• **EXERCISE DETAILS**:
All of the data below is to be returned unaltered.

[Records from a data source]
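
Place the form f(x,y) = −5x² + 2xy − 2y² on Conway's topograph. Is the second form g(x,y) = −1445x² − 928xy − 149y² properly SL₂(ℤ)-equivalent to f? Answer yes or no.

D₁ = -36, D₂ = -36
f is negative-definite; reduce −f:
−f: flip: (5,-2,2)→(2,2,5)
−f: reduced (well bottom): (2,2,5) with a≤c, −a<b≤a
flip sign back: reduced form of f is (-2,-2,-5)
g is negative-definite; reduce −g:
−g: flip: (1445,928,149)→(149,-928,1445)
−g: translate: b→-34 (≡-928 mod 298), so (149,-928,1445)→(149,-34,2)
−g: flip: (149,-34,2)→(2,34,149)
−g: translate: b→2 (≡34 mod 4), so (2,34,149)→(2,2,5)
−g: reduced (well bottom): (2,2,5) with a≤c, −a<b≤a
flip sign back: reduced form of g is (-2,-2,-5)
reduced forms (-2, -2, -5) vs (-2, -2, -5) ⇒ equivalent

yes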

• **RESULT OF THIS TASK**:
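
Place the form f(x,y) = −5x² + 2xy − 2y² on Conway's topograph. Is the second form g(x,y) = −1445x² − 928xy − 149y² properly SL₂(ℤ)-equivalent to f? Answer yes or no.

D₁ = -36, D₂ = -36
f is negative-definite; reduce −f:
−f: flip: (5,-2,2)→(2,2,5)
−f: reduced (well bottom): (2,2,5) with a≤c, −a<b≤a
flip sign back: reduced form of f is (-2,-2,-5)
g is negative-definite; reduce −g:
−g: flip: (1445,928,149)→(149,-928,1445)
−g: translate: b→-34 (≡-928 mod 298), so (149,-928,1445)→(149,-34,2)
−g: flip: (149,-34,2)→(2,34,149)
−g: translate: b→2 (≡34 mod 4), so (2,34,149)→(2,2,5)
−g: reduced (well bottom): (2,2,5) with a≤c, −a<b≤a
flip sign back: reduced form of g is (-2,-2,-5)
reduced forms (-2, -2, -5) vs (-2, -2, -5) ⇒ equivalent

yes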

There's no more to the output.